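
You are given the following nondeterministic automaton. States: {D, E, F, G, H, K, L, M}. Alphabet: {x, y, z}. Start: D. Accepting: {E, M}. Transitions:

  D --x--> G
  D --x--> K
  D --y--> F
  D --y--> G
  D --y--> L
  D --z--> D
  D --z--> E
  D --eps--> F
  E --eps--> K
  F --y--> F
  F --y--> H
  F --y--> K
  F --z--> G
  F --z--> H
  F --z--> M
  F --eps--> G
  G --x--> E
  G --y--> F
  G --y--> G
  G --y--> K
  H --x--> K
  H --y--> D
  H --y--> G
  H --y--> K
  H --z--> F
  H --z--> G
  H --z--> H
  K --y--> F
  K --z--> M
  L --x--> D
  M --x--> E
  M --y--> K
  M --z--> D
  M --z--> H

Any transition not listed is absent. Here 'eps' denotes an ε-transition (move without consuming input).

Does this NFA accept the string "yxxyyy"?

No

Start: ε-closure({D}) = {D, F, G}.
Read 'y': D→{F, G, L}, F→{F, H, K}, G→{F, G, K}; now {F, G, H, K, L}.
Read 'x': F→∅, G→{E}, H→{K}, K→∅, L→{D}; union {D, E, K}; ε-closure = {D, E, F, G, K}.
Read 'x': D→{G, K}, E→∅, F→∅, G→{E}, K→∅; now {E, G, K}.
Read 'y': E→∅, G→{F, G, K}, K→{F}; now {F, G, K}.
Read 'y': F→{F, H, K}, G→{F, G, K}, K→{F}; now {F, G, H, K}.
Read 'y': F→{F, H, K}, G→{F, G, K}, H→{D, G, K}, K→{F}; now {D, F, G, H, K}.
The final set {D, F, G, H, K} contains no accepting state.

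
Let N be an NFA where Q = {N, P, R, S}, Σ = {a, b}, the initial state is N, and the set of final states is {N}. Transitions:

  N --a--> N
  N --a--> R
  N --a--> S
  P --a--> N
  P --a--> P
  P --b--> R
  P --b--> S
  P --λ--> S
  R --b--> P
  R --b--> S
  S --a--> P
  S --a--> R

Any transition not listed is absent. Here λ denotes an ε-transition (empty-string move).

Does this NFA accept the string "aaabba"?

Yes

Start in {N}.
Read 'a': N→{N, R, S}; now {N, R, S}.
Read 'a': N→{N, R, S}, R→∅, S→{P, R}; now {N, P, R, S}.
Read 'a': N→{N, R, S}, P→{N, P}, R→∅, S→{P, R}; now {N, P, R, S}.
Read 'b': N→∅, P→{R, S}, R→{P, S}, S→∅; now {P, R, S}.
Read 'b': P→{R, S}, R→{P, S}, S→∅; now {P, R, S}.
Read 'a': P→{N, P}, R→∅, S→{P, R}; union {N, P, R}; ε-closure = {N, P, R, S}.
The final set {N, P, R, S} contains the accepting state N.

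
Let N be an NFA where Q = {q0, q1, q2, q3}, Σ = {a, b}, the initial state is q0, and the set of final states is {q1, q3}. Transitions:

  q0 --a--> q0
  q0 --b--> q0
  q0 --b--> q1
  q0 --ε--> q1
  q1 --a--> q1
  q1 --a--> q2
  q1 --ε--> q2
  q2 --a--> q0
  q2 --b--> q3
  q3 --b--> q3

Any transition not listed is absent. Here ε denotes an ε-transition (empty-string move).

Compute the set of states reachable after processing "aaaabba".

{q0, q1, q2}

Start: ε-closure({q0}) = {q0, q1, q2}.
Read 'a': q0→{q0}, q1→{q1, q2}, q2→{q0}; now {q0, q1, q2}.
Read 'a': q0→{q0}, q1→{q1, q2}, q2→{q0}; now {q0, q1, q2}.
Read 'a': q0→{q0}, q1→{q1, q2}, q2→{q0}; now {q0, q1, q2}.
Read 'a': q0→{q0}, q1→{q1, q2}, q2→{q0}; now {q0, q1, q2}.
Read 'b': q0→{q0, q1}, q1→∅, q2→{q3}; union {q0, q1, q3}; ε-closure = {q0, q1, q2, q3}.
Read 'b': q0→{q0, q1}, q1→∅, q2→{q3}, q3→{q3}; union {q0, q1, q3}; ε-closure = {q0, q1, q2, q3}.
Read 'a': q0→{q0}, q1→{q1, q2}, q2→{q0}, q3→∅; now {q0, q1, q2}.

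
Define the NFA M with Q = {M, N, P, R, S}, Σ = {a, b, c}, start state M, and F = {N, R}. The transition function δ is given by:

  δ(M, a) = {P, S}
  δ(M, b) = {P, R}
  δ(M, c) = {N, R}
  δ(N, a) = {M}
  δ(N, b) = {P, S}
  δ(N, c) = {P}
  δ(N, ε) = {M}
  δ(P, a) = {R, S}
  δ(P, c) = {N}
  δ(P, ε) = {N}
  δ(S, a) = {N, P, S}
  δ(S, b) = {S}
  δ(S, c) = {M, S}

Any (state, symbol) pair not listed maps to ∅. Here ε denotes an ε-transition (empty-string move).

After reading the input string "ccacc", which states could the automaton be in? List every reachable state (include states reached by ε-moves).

{M, N, P, R, S}

Start in {M}.
Read 'c': M→{N, R}; union {N, R}; ε-closure = {M, N, R}.
Read 'c': M→{N, R}, N→{P}, R→∅; union {N, P, R}; ε-closure = {M, N, P, R}.
Read 'a': M→{P, S}, N→{M}, P→{R, S}, R→∅; union {M, P, R, S}; ε-closure = {M, N, P, R, S}.
Read 'c': M→{N, R}, N→{P}, P→{N}, R→∅, S→{M, S}; now {M, N, P, R, S}.
Read 'c': M→{N, R}, N→{P}, P→{N}, R→∅, S→{M, S}; now {M, N, P, R, S}.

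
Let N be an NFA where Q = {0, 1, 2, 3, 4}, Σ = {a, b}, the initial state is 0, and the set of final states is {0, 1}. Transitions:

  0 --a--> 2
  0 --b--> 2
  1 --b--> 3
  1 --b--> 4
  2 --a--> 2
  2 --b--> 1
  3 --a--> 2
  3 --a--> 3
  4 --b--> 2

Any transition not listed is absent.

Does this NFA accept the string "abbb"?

No

Start in {0}.
Read 'a': 0→{2}; now {2}.
Read 'b': 2→{1}; now {1}.
Read 'b': 1→{3, 4}; now {3, 4}.
Read 'b': 3→∅, 4→{2}; now {2}.
The final set {2} contains no accepting state.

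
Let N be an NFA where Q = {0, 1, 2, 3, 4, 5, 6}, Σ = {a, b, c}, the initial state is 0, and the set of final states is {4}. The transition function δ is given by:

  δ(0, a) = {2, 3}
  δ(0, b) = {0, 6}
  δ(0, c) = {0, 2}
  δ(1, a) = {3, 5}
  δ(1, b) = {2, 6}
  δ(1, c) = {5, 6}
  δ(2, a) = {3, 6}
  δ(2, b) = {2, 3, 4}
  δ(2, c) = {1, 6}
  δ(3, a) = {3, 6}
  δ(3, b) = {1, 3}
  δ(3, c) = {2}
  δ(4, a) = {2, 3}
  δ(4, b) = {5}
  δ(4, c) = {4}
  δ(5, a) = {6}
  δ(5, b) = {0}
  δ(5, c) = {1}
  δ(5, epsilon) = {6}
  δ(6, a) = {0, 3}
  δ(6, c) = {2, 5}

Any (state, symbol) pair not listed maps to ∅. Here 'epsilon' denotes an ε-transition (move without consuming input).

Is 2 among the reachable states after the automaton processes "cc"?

Yes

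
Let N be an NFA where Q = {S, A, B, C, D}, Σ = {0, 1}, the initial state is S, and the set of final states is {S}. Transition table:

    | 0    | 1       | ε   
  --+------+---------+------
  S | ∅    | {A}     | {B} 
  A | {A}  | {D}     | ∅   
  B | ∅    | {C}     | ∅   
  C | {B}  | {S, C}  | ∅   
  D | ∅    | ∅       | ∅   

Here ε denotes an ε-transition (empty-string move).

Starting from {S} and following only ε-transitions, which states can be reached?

Begin with {S}.
ε-move S → B; add B.

{S, B}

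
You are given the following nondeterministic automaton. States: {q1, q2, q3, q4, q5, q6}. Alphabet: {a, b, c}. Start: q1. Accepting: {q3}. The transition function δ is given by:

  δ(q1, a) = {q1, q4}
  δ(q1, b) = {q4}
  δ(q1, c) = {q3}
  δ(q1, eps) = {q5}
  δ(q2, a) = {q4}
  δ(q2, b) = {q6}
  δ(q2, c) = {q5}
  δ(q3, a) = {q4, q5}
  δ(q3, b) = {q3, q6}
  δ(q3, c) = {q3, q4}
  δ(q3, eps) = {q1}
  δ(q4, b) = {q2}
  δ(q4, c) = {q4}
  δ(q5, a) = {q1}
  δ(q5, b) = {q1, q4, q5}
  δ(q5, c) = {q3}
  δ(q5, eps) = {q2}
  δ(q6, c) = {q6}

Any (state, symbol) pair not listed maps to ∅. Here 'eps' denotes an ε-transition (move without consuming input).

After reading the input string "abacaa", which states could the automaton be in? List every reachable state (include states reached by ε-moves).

{q1, q2, q4, q5}

Start: ε-closure({q1}) = {q1, q2, q5}.
Read 'a': q1→{q1, q4}, q2→{q4}, q5→{q1}; union {q1, q4}; ε-closure = {q1, q2, q4, q5}.
Read 'b': q1→{q4}, q2→{q6}, q4→{q2}, q5→{q1, q4, q5}; now {q1, q2, q4, q5, q6}.
Read 'a': q1→{q1, q4}, q2→{q4}, q4→∅, q5→{q1}, q6→∅; union {q1, q4}; ε-closure = {q1, q2, q4, q5}.
Read 'c': q1→{q3}, q2→{q5}, q4→{q4}, q5→{q3}; union {q3, q4, q5}; ε-closure = {q1, q2, q3, q4, q5}.
Read 'a': q1→{q1, q4}, q2→{q4}, q3→{q4, q5}, q4→∅, q5→{q1}; union {q1, q4, q5}; ε-closure = {q1, q2, q4, q5}.
Read 'a': q1→{q1, q4}, q2→{q4}, q4→∅, q5→{q1}; union {q1, q4}; ε-closure = {q1, q2, q4, q5}.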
· · · · ·
Exercise:
Write down exactly the span of lines above from the one containing "q1 --a--> q2" to the one containing "Any transition not listed is absent. Here ε", both ends included.

Exercise response:
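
  q1 --a--> q2
  q1 --ε--> q2
  q2 --a--> q0
  q2 --b--> q3
  q3 --b--> q3

Any transition not listed is absent. Here ε denotes an ε-transition (empty-string move).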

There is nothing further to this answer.